Below is a block of entries; repeat exactly the lines starting at the line that contains "What is (-230403" and ending at the line that contains "Answer: $97236$", both included.

-- Data for the task follows --

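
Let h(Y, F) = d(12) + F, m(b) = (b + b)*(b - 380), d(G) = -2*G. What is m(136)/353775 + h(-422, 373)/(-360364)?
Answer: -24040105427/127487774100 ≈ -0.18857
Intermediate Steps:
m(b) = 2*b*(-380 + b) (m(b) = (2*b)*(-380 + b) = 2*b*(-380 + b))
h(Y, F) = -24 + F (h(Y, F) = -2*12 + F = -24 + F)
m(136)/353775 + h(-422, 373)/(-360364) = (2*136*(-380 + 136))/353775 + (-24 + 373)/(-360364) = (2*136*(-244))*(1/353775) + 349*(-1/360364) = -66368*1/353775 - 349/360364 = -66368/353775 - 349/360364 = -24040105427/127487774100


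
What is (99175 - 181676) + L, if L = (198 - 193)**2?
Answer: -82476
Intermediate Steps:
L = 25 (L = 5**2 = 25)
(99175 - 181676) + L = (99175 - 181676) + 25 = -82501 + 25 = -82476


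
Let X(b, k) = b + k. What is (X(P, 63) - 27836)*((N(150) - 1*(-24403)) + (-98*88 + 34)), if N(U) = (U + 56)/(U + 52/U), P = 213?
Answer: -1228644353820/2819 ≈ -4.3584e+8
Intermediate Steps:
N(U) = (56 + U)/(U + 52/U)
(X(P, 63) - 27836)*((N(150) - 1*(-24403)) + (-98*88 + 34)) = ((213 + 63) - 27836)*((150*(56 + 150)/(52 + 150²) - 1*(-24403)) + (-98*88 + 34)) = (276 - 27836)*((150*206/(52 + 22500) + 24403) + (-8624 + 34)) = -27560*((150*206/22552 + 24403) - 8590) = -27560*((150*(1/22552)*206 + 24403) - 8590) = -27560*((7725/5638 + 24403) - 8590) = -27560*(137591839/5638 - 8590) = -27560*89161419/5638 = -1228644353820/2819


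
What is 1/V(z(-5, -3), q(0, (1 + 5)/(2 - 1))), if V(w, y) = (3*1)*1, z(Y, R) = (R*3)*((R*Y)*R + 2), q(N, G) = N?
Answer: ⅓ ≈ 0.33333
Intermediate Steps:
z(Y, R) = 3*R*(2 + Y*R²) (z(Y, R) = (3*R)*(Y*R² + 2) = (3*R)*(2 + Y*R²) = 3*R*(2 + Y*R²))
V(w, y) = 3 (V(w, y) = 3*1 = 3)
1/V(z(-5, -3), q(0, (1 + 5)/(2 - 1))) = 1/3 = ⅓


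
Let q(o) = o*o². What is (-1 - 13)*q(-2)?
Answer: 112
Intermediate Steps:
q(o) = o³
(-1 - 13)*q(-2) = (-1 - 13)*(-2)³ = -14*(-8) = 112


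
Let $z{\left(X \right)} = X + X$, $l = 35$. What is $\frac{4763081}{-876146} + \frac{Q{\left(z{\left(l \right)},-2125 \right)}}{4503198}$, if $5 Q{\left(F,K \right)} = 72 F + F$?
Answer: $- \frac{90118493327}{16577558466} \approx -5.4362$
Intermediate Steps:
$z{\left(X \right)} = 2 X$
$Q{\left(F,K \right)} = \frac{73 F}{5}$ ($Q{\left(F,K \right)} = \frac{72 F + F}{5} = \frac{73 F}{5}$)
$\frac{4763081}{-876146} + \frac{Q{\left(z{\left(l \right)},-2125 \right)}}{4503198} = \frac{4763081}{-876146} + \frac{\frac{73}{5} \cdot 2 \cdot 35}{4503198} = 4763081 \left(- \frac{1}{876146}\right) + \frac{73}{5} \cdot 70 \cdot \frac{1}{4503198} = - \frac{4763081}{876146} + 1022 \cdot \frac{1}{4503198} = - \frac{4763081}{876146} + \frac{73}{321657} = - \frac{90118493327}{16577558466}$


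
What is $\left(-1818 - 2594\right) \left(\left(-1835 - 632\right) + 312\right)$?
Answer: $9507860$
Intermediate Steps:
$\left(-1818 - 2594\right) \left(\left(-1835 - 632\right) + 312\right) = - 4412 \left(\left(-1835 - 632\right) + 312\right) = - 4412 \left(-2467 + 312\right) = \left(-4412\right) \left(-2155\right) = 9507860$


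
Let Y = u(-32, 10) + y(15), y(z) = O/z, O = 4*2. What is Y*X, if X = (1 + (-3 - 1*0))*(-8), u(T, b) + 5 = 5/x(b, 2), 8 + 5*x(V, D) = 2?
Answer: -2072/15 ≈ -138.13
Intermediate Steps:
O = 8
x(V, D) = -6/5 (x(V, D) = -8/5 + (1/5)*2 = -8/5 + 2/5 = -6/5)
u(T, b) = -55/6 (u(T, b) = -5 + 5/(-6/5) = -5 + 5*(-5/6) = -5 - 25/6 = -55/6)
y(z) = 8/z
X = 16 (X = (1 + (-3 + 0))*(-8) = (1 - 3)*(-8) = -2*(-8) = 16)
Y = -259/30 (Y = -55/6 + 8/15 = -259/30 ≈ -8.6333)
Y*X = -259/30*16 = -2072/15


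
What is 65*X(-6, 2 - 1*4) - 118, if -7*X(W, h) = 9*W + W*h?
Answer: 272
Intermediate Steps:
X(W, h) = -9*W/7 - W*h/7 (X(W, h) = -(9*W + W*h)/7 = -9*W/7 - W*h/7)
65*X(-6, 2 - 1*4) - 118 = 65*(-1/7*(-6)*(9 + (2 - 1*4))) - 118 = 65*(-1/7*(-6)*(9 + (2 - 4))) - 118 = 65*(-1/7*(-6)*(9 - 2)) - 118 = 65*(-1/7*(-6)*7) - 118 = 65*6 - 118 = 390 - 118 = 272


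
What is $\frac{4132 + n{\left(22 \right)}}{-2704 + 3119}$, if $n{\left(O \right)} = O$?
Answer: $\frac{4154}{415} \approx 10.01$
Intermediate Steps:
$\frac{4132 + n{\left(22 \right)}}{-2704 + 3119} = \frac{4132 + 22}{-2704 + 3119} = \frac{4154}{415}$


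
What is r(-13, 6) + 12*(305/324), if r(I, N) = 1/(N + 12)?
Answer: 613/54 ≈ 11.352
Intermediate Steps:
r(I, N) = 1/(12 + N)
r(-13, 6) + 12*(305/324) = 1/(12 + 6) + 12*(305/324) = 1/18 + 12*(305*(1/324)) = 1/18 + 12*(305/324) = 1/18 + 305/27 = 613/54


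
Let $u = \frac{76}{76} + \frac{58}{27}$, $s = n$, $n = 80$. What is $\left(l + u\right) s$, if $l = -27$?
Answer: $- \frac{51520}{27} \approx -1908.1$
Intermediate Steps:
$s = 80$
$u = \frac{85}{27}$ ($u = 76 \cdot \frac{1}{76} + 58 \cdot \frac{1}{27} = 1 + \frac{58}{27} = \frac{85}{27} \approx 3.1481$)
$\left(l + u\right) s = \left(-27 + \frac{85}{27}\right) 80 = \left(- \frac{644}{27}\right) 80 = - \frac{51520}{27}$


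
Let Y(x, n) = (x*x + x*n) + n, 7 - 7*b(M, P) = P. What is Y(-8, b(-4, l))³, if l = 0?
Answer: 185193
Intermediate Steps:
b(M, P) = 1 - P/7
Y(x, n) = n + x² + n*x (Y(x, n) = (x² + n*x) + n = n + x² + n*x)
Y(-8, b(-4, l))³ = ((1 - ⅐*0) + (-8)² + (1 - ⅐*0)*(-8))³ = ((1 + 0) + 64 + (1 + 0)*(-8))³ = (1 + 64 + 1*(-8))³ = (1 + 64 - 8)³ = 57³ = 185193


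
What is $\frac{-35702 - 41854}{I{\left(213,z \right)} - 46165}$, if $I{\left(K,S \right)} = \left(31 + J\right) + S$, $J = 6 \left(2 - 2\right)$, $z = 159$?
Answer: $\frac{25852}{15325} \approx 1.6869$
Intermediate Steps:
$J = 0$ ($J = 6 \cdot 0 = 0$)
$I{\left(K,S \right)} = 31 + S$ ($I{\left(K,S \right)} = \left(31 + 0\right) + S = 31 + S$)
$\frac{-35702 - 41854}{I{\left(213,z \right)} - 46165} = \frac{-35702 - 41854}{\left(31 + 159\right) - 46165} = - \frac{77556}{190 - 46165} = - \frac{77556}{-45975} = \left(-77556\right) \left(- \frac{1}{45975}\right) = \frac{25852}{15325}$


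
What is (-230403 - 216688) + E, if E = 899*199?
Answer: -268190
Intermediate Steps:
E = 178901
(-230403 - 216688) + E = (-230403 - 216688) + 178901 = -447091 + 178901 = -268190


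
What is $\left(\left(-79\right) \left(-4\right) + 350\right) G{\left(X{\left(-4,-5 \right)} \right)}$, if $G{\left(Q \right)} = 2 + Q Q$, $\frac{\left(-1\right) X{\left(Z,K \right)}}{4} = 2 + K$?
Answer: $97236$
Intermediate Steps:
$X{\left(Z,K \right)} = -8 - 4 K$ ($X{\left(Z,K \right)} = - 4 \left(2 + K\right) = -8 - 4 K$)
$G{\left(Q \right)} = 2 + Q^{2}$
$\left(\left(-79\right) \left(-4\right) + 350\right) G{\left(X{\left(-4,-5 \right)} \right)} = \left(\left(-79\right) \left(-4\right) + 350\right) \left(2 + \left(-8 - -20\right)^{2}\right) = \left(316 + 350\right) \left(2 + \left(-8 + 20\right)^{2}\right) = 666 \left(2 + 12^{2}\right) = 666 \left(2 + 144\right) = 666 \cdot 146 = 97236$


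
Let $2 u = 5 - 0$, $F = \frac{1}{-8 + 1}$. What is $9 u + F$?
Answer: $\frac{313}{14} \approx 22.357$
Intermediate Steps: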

-- Data for the task concluded --

» **Task answer**
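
What is (-230403 - 216688) + E, if E = 899*199?
Answer: -268190
Intermediate Steps:
E = 178901
(-230403 - 216688) + E = (-230403 - 216688) + 178901 = -447091 + 178901 = -268190


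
What is $\left(\left(-79\right) \left(-4\right) + 350\right) G{\left(X{\left(-4,-5 \right)} \right)}$, if $G{\left(Q \right)} = 2 + Q Q$, $\frac{\left(-1\right) X{\left(Z,K \right)}}{4} = 2 + K$?
Answer: $97236$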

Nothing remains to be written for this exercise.